## TASK
Each line of the material is to be written out exactly.
MATERIAL PROVIDED Start Marker
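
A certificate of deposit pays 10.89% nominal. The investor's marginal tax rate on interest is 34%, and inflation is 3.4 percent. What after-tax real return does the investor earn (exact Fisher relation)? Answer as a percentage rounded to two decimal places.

3.66%

After-tax nominal return = 10.89% × (1 − 0.34) = 7.1874%.
1 + r = 1.071874 / 1.03400 = 1.036629
After-tax real rate = 1.036629 − 1 → 3.66%.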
MATERIAL PROVIDED End Marker
## EXERCISE RESPONSE
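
A certificate of deposit pays 10.89% nominal. The investor's marginal tax rate on interest is 34%, and inflation is 3.4 percent. What after-tax real return does the investor earn (exact Fisher relation)? Answer as a percentage rounded to two decimal places.

3.66%

After-tax nominal return = 10.89% × (1 − 0.34) = 7.1874%.
1 + r = 1.071874 / 1.03400 = 1.036629
After-tax real rate = 1.036629 − 1 → 3.66%.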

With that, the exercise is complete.